BEGIN Input data

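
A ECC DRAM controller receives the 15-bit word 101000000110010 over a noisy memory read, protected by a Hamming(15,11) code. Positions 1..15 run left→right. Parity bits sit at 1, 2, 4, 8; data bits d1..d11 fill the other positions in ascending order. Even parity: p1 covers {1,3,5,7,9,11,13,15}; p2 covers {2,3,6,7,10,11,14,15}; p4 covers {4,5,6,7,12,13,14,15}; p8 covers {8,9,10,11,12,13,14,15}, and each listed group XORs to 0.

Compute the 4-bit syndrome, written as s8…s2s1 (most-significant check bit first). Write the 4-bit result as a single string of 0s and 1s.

1101

s1 (pos 1,3,5,7,9,11,13,15): 1⊕1⊕0⊕0⊕0⊕1⊕0⊕0 = 1
s2 (pos 2,3,6,7,10,11,14,15): 0⊕1⊕0⊕0⊕1⊕1⊕1⊕0 = 0
s4 (pos 4,5,6,7,12,13,14,15): 0⊕0⊕0⊕0⊕0⊕0⊕1⊕0 = 1
s8 (pos 8,9,10,11,12,13,14,15): 0⊕0⊕1⊕1⊕0⊕0⊕1⊕0 = 1
Syndrome s8…s1 = 1101 → error at position 13.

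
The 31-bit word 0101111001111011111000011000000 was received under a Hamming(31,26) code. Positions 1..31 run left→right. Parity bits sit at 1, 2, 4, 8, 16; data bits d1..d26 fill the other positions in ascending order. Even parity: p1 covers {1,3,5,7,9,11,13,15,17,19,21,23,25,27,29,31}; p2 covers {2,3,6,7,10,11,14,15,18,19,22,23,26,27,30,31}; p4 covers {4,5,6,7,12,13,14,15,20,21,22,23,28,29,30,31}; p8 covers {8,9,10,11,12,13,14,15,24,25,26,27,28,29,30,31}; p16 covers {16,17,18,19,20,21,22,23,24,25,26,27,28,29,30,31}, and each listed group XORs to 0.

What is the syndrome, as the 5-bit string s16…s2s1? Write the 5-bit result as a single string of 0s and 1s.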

END Input data

What you have to do:
Nothing in the data should be left out when you retype it exactly.

Task output:
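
A ECC DRAM controller receives the 15-bit word 101000000110010 over a noisy memory read, protected by a Hamming(15,11) code. Positions 1..15 run left→right. Parity bits sit at 1, 2, 4, 8; data bits d1..d11 fill the other positions in ascending order. Even parity: p1 covers {1,3,5,7,9,11,13,15}; p2 covers {2,3,6,7,10,11,14,15}; p4 covers {4,5,6,7,12,13,14,15}; p8 covers {8,9,10,11,12,13,14,15}, and each listed group XORs to 0.

Compute the 4-bit syndrome, written as s8…s2s1 (most-significant check bit first). Write the 4-bit result as a single string of 0s and 1s.

1101

s1 (pos 1,3,5,7,9,11,13,15): 1⊕1⊕0⊕0⊕0⊕1⊕0⊕0 = 1
s2 (pos 2,3,6,7,10,11,14,15): 0⊕1⊕0⊕0⊕1⊕1⊕1⊕0 = 0
s4 (pos 4,5,6,7,12,13,14,15): 0⊕0⊕0⊕0⊕0⊕0⊕1⊕0 = 1
s8 (pos 8,9,10,11,12,13,14,15): 0⊕0⊕1⊕1⊕0⊕0⊕1⊕0 = 1
Syndrome s8…s1 = 1101 → error at position 13.

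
The 31-bit word 0101111001111011111000011000000 was received under a Hamming(31,26) code. Positions 1..31 run left→right. Parity bits sit at 1, 2, 4, 8, 16; data bits d1..d26 fill the other positions in ascending order. Even parity: p1 covers {1,3,5,7,9,11,13,15,17,19,21,23,25,27,29,31}; p2 covers {2,3,6,7,10,11,14,15,18,19,22,23,26,27,30,31}; p4 covers {4,5,6,7,12,13,14,15,20,21,22,23,28,29,30,31}; p8 covers {8,9,10,11,12,13,14,15,24,25,26,27,28,29,30,31}; p16 covers {16,17,18,19,20,21,22,23,24,25,26,27,28,29,30,31}, and each listed group XORs to 0.

What is the syndrome, as the 5-bit string s16…s2s1? Write the 5-bit result as a single string of 0s and 1s.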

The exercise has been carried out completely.